» Exercise prompt: Quote every line below exactly as it reads.

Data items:
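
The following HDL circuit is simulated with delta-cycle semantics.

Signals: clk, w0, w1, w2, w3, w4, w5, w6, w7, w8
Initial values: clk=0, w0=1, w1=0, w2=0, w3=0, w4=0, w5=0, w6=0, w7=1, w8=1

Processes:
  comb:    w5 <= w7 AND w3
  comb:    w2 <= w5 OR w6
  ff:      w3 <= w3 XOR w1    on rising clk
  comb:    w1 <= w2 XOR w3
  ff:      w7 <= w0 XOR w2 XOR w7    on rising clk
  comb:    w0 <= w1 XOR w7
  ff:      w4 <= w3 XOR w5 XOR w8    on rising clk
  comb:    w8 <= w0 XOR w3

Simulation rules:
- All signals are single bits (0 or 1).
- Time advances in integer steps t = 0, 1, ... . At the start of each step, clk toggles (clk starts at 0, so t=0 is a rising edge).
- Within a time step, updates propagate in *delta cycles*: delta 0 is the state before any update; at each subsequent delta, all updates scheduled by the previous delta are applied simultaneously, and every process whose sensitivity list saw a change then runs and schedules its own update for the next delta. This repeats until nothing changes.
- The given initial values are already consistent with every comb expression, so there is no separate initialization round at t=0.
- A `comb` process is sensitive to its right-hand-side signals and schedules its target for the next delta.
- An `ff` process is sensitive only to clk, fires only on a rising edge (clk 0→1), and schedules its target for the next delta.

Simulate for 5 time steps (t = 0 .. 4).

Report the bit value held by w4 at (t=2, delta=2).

0

t=0 Δ0: w1=0 w7=1 w8=1 w0=1 clk=0 w3=0 w2=0 w5=0 w4=0 w6=0
  Δ1: clk:0→1
  Δ2: w7:1→0, w4:0→1
  Δ3: w0:1→0
  Δ4: w8:1→0
  (4Δ to stable)
t=1 Δ0: w1=0 w7=0 w8=0 w0=0 clk=1 w3=0 w2=0 w5=0 w4=1 w6=0
  Δ1: clk:1→0
  (1Δ to stable)
t=2 Δ0: w1=0 w7=0 w8=0 w0=0 clk=0 w3=0 w2=0 w5=0 w4=1 w6=0
  Δ1: clk:0→1
  Δ2: w4:1→0
  (2Δ to stable)
t=3 Δ0: w1=0 w7=0 w8=0 w0=0 clk=1 w3=0 w2=0 w5=0 w4=0 w6=0
  Δ1: clk:1→0
  (1Δ to stable)
t=4 Δ0: w1=0 w7=0 w8=0 w0=0 clk=0 w3=0 w2=0 w5=0 w4=0 w6=0
  Δ1: clk:0→1
  (1Δ to stable)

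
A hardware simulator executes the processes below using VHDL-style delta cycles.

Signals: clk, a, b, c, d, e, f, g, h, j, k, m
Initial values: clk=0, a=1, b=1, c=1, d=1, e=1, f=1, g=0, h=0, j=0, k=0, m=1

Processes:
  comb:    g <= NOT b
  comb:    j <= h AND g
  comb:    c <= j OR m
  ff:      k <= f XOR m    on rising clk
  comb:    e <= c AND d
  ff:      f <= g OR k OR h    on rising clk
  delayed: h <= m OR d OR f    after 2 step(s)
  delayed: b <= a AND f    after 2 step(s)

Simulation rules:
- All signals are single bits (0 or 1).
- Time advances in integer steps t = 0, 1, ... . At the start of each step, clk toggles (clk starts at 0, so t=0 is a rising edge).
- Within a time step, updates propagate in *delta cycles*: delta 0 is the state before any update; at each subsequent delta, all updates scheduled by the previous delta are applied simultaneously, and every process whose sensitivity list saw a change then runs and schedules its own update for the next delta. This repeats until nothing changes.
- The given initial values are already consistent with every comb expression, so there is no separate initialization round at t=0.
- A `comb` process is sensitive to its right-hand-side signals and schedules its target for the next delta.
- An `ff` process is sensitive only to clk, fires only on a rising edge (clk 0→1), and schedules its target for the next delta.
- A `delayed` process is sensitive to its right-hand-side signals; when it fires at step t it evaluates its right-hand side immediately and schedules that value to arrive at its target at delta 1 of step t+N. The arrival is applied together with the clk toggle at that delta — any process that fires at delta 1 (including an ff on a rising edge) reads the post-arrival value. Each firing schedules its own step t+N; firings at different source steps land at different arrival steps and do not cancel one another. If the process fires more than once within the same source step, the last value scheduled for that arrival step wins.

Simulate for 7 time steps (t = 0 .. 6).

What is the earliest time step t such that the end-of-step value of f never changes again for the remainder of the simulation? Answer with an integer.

t0.Δ0 c=1 k=0 h=0 j=0 clk=0 f=1 b=1 m=1 d=1 a=1 e=1 g=0
t0.Δ1 c=1 k=0 h=0 j=0 clk=1 f=1 b=1 m=1 d=1 a=1 e=1 g=0
t0.Δ2 c=1 k=0 h=0 j=0 clk=1 f=0 b=1 m=1 d=1 a=1 e=1 g=0
t1.Δ0 c=1 k=0 h=0 j=0 clk=1 f=0 b=1 m=1 d=1 a=1 e=1 g=0
t1.Δ1 c=1 k=0 h=0 j=0 clk=0 f=0 b=1 m=1 d=1 a=1 e=1 g=0
t2.Δ0 c=1 k=0 h=0 j=0 clk=0 f=0 b=1 m=1 d=1 a=1 e=1 g=0
t2.Δ1 c=1 k=0 h=1 j=0 clk=1 f=0 b=0 m=1 d=1 a=1 e=1 g=0
t2.Δ2 c=1 k=1 h=1 j=0 clk=1 f=1 b=0 m=1 d=1 a=1 e=1 g=1
t2.Δ3 c=1 k=1 h=1 j=1 clk=1 f=1 b=0 m=1 d=1 a=1 e=1 g=1
t3.Δ0 c=1 k=1 h=1 j=1 clk=1 f=1 b=0 m=1 d=1 a=1 e=1 g=1
t3.Δ1 c=1 k=1 h=1 j=1 clk=0 f=1 b=0 m=1 d=1 a=1 e=1 g=1
t4.Δ0 c=1 k=1 h=1 j=1 clk=0 f=1 b=0 m=1 d=1 a=1 e=1 g=1
t4.Δ1 c=1 k=1 h=1 j=1 clk=1 f=1 b=1 m=1 d=1 a=1 e=1 g=1
t4.Δ2 c=1 k=0 h=1 j=1 clk=1 f=1 b=1 m=1 d=1 a=1 e=1 g=0
t4.Δ3 c=1 k=0 h=1 j=0 clk=1 f=1 b=1 m=1 d=1 a=1 e=1 g=0
t5.Δ0 c=1 k=0 h=1 j=0 clk=1 f=1 b=1 m=1 d=1 a=1 e=1 g=0
t5.Δ1 c=1 k=0 h=1 j=0 clk=0 f=1 b=1 m=1 d=1 a=1 e=1 g=0
t6.Δ0 c=1 k=0 h=1 j=0 clk=0 f=1 b=1 m=1 d=1 a=1 e=1 g=0
t6.Δ1 c=1 k=0 h=1 j=0 clk=1 f=1 b=1 m=1 d=1 a=1 e=1 g=0

2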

» Written reply:
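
The following HDL circuit is simulated with delta-cycle semantics.

Signals: clk, w0, w1, w2, w3, w4, w5, w6, w7, w8
Initial values: clk=0, w0=1, w1=0, w2=0, w3=0, w4=0, w5=0, w6=0, w7=1, w8=1

Processes:
  comb:    w5 <= w7 AND w3
  comb:    w2 <= w5 OR w6
  ff:      w3 <= w3 XOR w1    on rising clk
  comb:    w1 <= w2 XOR w3
  ff:      w7 <= w0 XOR w2 XOR w7    on rising clk
  comb:    w0 <= w1 XOR w7
  ff:      w4 <= w3 XOR w5 XOR w8    on rising clk
  comb:    w8 <= w0 XOR w3

Simulation rules:
- All signals are single bits (0 or 1).
- Time advances in integer steps t = 0, 1, ... . At the start of each step, clk toggles (clk starts at 0, so t=0 is a rising edge).
- Within a time step, updates propagate in *delta cycles*: delta 0 is the state before any update; at each subsequent delta, all updates scheduled by the previous delta are applied simultaneously, and every process whose sensitivity list saw a change then runs and schedules its own update for the next delta. This repeats until nothing changes.
- The given initial values are already consistent with every comb expression, so there is no separate initialization round at t=0.
- A `comb` process is sensitive to its right-hand-side signals and schedules its target for the next delta.
- An `ff` process is sensitive only to clk, fires only on a rising edge (clk 0→1), and schedules its target for the next delta.

Simulate for 5 time steps (t = 0 .. 4).

Report the bit value held by w4 at (t=2, delta=2).

0

t=0 Δ0: w1=0 w7=1 w8=1 w0=1 clk=0 w3=0 w2=0 w5=0 w4=0 w6=0
  Δ1: clk:0→1
  Δ2: w7:1→0, w4:0→1
  Δ3: w0:1→0
  Δ4: w8:1→0
  (4Δ to stable)
t=1 Δ0: w1=0 w7=0 w8=0 w0=0 clk=1 w3=0 w2=0 w5=0 w4=1 w6=0
  Δ1: clk:1→0
  (1Δ to stable)
t=2 Δ0: w1=0 w7=0 w8=0 w0=0 clk=0 w3=0 w2=0 w5=0 w4=1 w6=0
  Δ1: clk:0→1
  Δ2: w4:1→0
  (2Δ to stable)
t=3 Δ0: w1=0 w7=0 w8=0 w0=0 clk=1 w3=0 w2=0 w5=0 w4=0 w6=0
  Δ1: clk:1→0
  (1Δ to stable)
t=4 Δ0: w1=0 w7=0 w8=0 w0=0 clk=0 w3=0 w2=0 w5=0 w4=0 w6=0
  Δ1: clk:0→1
  (1Δ to stable)

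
A hardware simulator executes the processes below using VHDL-style delta cycles.

Signals: clk, a, b, c, d, e, f, g, h, j, k, m
Initial values: clk=0, a=1, b=1, c=1, d=1, e=1, f=1, g=0, h=0, j=0, k=0, m=1

Processes:
  comb:    g <= NOT b
  comb:    j <= h AND g
  comb:    c <= j OR m
  ff:      k <= f XOR m    on rising clk
  comb:    e <= c AND d
  ff:      f <= g OR k OR h    on rising clk
  delayed: h <= m OR d OR f    after 2 step(s)
  delayed: b <= a AND f    after 2 step(s)

Simulation rules:
- All signals are single bits (0 or 1).
- Time advances in integer steps t = 0, 1, ... . At the start of each step, clk toggles (clk starts at 0, so t=0 is a rising edge).
- Within a time step, updates propagate in *delta cycles*: delta 0 is the state before any update; at each subsequent delta, all updates scheduled by the previous delta are applied simultaneously, and every process whose sensitivity list saw a change then runs and schedules its own update for the next delta. This repeats until nothing changes.
- The given initial values are already consistent with every comb expression, so there is no separate initialization round at t=0.
- A `comb` process is sensitive to its right-hand-side signals and schedules its target for the next delta.
- An `ff` process is sensitive only to clk, fires only on a rising edge (clk 0→1), and schedules its target for the next delta.
- A `delayed` process is sensitive to its right-hand-side signals; when it fires at step t it evaluates its right-hand side immediately and schedules that value to arrive at its target at delta 1 of step t+N. The arrival is applied together with the clk toggle at that delta — any process that fires at delta 1 (including an ff on a rising edge) reads the post-arrival value. Each firing schedules its own step t+N; firings at different source steps land at different arrival steps and do not cancel one another. If the process fires more than once within the same source step, the last value scheduled for that arrival step wins.

Simulate for 7 time steps (t = 0 .. 6).

What is the earliest time step t such that the end-of-step value of f never changes again for the remainder of the simulation? Answer with an integer.

t0.Δ0 c=1 k=0 h=0 j=0 clk=0 f=1 b=1 m=1 d=1 a=1 e=1 g=0
t0.Δ1 c=1 k=0 h=0 j=0 clk=1 f=1 b=1 m=1 d=1 a=1 e=1 g=0
t0.Δ2 c=1 k=0 h=0 j=0 clk=1 f=0 b=1 m=1 d=1 a=1 e=1 g=0
t1.Δ0 c=1 k=0 h=0 j=0 clk=1 f=0 b=1 m=1 d=1 a=1 e=1 g=0
t1.Δ1 c=1 k=0 h=0 j=0 clk=0 f=0 b=1 m=1 d=1 a=1 e=1 g=0
t2.Δ0 c=1 k=0 h=0 j=0 clk=0 f=0 b=1 m=1 d=1 a=1 e=1 g=0
t2.Δ1 c=1 k=0 h=1 j=0 clk=1 f=0 b=0 m=1 d=1 a=1 e=1 g=0
t2.Δ2 c=1 k=1 h=1 j=0 clk=1 f=1 b=0 m=1 d=1 a=1 e=1 g=1
t2.Δ3 c=1 k=1 h=1 j=1 clk=1 f=1 b=0 m=1 d=1 a=1 e=1 g=1
t3.Δ0 c=1 k=1 h=1 j=1 clk=1 f=1 b=0 m=1 d=1 a=1 e=1 g=1
t3.Δ1 c=1 k=1 h=1 j=1 clk=0 f=1 b=0 m=1 d=1 a=1 e=1 g=1
t4.Δ0 c=1 k=1 h=1 j=1 clk=0 f=1 b=0 m=1 d=1 a=1 e=1 g=1
t4.Δ1 c=1 k=1 h=1 j=1 clk=1 f=1 b=1 m=1 d=1 a=1 e=1 g=1
t4.Δ2 c=1 k=0 h=1 j=1 clk=1 f=1 b=1 m=1 d=1 a=1 e=1 g=0
t4.Δ3 c=1 k=0 h=1 j=0 clk=1 f=1 b=1 m=1 d=1 a=1 e=1 g=0
t5.Δ0 c=1 k=0 h=1 j=0 clk=1 f=1 b=1 m=1 d=1 a=1 e=1 g=0
t5.Δ1 c=1 k=0 h=1 j=0 clk=0 f=1 b=1 m=1 d=1 a=1 e=1 g=0
t6.Δ0 c=1 k=0 h=1 j=0 clk=0 f=1 b=1 m=1 d=1 a=1 e=1 g=0
t6.Δ1 c=1 k=0 h=1 j=0 clk=1 f=1 b=1 m=1 d=1 a=1 e=1 g=0

2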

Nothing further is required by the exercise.